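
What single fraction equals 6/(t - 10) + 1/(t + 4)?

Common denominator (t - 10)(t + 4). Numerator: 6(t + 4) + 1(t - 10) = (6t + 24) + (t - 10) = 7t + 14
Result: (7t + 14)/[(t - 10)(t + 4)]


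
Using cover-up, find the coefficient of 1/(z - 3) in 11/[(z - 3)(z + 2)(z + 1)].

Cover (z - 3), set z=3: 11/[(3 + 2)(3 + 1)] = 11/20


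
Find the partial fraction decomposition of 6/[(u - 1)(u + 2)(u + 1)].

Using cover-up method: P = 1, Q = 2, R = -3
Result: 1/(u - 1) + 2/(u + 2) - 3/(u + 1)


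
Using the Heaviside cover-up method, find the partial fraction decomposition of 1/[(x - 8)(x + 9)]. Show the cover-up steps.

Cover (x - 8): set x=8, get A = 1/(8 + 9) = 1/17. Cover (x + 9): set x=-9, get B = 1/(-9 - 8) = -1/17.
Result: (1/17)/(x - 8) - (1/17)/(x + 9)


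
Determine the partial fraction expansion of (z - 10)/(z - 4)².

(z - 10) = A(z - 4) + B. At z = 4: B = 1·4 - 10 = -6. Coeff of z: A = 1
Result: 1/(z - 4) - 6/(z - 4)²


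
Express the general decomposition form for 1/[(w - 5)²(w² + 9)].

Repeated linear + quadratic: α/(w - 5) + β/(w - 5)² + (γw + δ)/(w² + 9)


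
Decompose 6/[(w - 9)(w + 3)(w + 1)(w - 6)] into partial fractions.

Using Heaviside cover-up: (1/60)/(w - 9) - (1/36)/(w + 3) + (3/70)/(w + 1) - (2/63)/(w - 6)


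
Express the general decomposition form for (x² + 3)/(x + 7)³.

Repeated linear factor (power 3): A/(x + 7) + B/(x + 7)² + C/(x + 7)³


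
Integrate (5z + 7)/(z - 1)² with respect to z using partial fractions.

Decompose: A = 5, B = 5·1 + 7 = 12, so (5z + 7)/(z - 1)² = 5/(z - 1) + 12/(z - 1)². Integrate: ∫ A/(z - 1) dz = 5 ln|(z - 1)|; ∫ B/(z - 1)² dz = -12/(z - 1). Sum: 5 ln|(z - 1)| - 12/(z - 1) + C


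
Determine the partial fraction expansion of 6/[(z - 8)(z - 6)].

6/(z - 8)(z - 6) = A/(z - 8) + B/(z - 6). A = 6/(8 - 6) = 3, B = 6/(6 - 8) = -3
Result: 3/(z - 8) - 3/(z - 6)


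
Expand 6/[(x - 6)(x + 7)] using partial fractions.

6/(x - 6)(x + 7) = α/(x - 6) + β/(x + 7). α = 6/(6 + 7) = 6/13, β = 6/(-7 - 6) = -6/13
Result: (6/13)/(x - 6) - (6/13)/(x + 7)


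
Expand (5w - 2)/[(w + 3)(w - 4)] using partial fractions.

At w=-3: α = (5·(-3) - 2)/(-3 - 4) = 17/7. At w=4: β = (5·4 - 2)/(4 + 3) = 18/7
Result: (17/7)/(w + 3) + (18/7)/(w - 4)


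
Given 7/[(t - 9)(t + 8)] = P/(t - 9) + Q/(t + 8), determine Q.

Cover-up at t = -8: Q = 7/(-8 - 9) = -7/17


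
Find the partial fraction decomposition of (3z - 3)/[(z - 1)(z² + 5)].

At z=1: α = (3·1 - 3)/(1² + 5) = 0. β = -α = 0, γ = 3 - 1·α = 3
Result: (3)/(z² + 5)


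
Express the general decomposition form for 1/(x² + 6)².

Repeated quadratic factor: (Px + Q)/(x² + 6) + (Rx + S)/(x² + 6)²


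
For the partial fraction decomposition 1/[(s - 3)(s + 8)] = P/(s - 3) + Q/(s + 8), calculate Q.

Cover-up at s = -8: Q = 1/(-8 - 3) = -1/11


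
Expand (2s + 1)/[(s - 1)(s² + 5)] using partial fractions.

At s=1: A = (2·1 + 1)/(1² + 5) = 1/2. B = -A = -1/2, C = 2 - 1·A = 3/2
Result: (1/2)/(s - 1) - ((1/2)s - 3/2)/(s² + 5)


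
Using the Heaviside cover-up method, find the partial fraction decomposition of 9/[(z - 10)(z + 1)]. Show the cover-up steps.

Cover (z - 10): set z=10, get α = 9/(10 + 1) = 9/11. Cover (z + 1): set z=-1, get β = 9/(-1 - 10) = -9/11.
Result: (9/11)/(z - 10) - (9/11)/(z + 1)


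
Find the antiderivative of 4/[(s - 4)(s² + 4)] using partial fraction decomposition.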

What the exercise asks.
Every line of the material above must be duplicated exactly.

Result for this exercise.
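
What single fraction equals 6/(t - 10) + 1/(t + 4)?

Common denominator (t - 10)(t + 4). Numerator: 6(t + 4) + 1(t - 10) = (6t + 24) + (t - 10) = 7t + 14
Result: (7t + 14)/[(t - 10)(t + 4)]


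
Using cover-up, find the coefficient of 1/(z - 3) in 11/[(z - 3)(z + 2)(z + 1)].

Cover (z - 3), set z=3: 11/[(3 + 2)(3 + 1)] = 11/20


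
Find the partial fraction decomposition of 6/[(u - 1)(u + 2)(u + 1)].

Using cover-up method: P = 1, Q = 2, R = -3
Result: 1/(u - 1) + 2/(u + 2) - 3/(u + 1)


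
Using the Heaviside cover-up method, find the partial fraction decomposition of 1/[(x - 8)(x + 9)]. Show the cover-up steps.

Cover (x - 8): set x=8, get A = 1/(8 + 9) = 1/17. Cover (x + 9): set x=-9, get B = 1/(-9 - 8) = -1/17.
Result: (1/17)/(x - 8) - (1/17)/(x + 9)


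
Determine the partial fraction expansion of (z - 10)/(z - 4)².

(z - 10) = A(z - 4) + B. At z = 4: B = 1·4 - 10 = -6. Coeff of z: A = 1
Result: 1/(z - 4) - 6/(z - 4)²


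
Express the general decomposition form for 1/[(w - 5)²(w² + 9)].

Repeated linear + quadratic: α/(w - 5) + β/(w - 5)² + (γw + δ)/(w² + 9)


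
Decompose 6/[(w - 9)(w + 3)(w + 1)(w - 6)] into partial fractions.

Using Heaviside cover-up: (1/60)/(w - 9) - (1/36)/(w + 3) + (3/70)/(w + 1) - (2/63)/(w - 6)


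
Express the general decomposition form for (x² + 3)/(x + 7)³.

Repeated linear factor (power 3): A/(x + 7) + B/(x + 7)² + C/(x + 7)³


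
Integrate (5z + 7)/(z - 1)² with respect to z using partial fractions.

Decompose: A = 5, B = 5·1 + 7 = 12, so (5z + 7)/(z - 1)² = 5/(z - 1) + 12/(z - 1)². Integrate: ∫ A/(z - 1) dz = 5 ln|(z - 1)|; ∫ B/(z - 1)² dz = -12/(z - 1). Sum: 5 ln|(z - 1)| - 12/(z - 1) + C


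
Determine the partial fraction expansion of 6/[(z - 8)(z - 6)].

6/(z - 8)(z - 6) = A/(z - 8) + B/(z - 6). A = 6/(8 - 6) = 3, B = 6/(6 - 8) = -3
Result: 3/(z - 8) - 3/(z - 6)


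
Expand 6/[(x - 6)(x + 7)] using partial fractions.

6/(x - 6)(x + 7) = α/(x - 6) + β/(x + 7). α = 6/(6 + 7) = 6/13, β = 6/(-7 - 6) = -6/13
Result: (6/13)/(x - 6) - (6/13)/(x + 7)


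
Expand (5w - 2)/[(w + 3)(w - 4)] using partial fractions.

At w=-3: α = (5·(-3) - 2)/(-3 - 4) = 17/7. At w=4: β = (5·4 - 2)/(4 + 3) = 18/7
Result: (17/7)/(w + 3) + (18/7)/(w - 4)


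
Given 7/[(t - 9)(t + 8)] = P/(t - 9) + Q/(t + 8), determine Q.

Cover-up at t = -8: Q = 7/(-8 - 9) = -7/17


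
Find the partial fraction decomposition of (3z - 3)/[(z - 1)(z² + 5)].

At z=1: α = (3·1 - 3)/(1² + 5) = 0. β = -α = 0, γ = 3 - 1·α = 3
Result: (3)/(z² + 5)


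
Express the general decomposition form for 1/(x² + 6)².

Repeated quadratic factor: (Px + Q)/(x² + 6) + (Rx + S)/(x² + 6)²


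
For the partial fraction decomposition 1/[(s - 3)(s + 8)] = P/(s - 3) + Q/(s + 8), calculate Q.

Cover-up at s = -8: Q = 1/(-8 - 3) = -1/11


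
Expand (2s + 1)/[(s - 1)(s² + 5)] using partial fractions.

At s=1: A = (2·1 + 1)/(1² + 5) = 1/2. B = -A = -1/2, C = 2 - 1·A = 3/2
Result: (1/2)/(s - 1) - ((1/2)s - 3/2)/(s² + 5)


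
Using the Heaviside cover-up method, find the partial fraction decomposition of 9/[(z - 10)(z + 1)]. Show the cover-up steps.

Cover (z - 10): set z=10, get α = 9/(10 + 1) = 9/11. Cover (z + 1): set z=-1, get β = 9/(-1 - 10) = -9/11.
Result: (9/11)/(z - 10) - (9/11)/(z + 1)


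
Find the antiderivative of 4/[(s - 4)(s² + 4)] using partial fraction decomposition.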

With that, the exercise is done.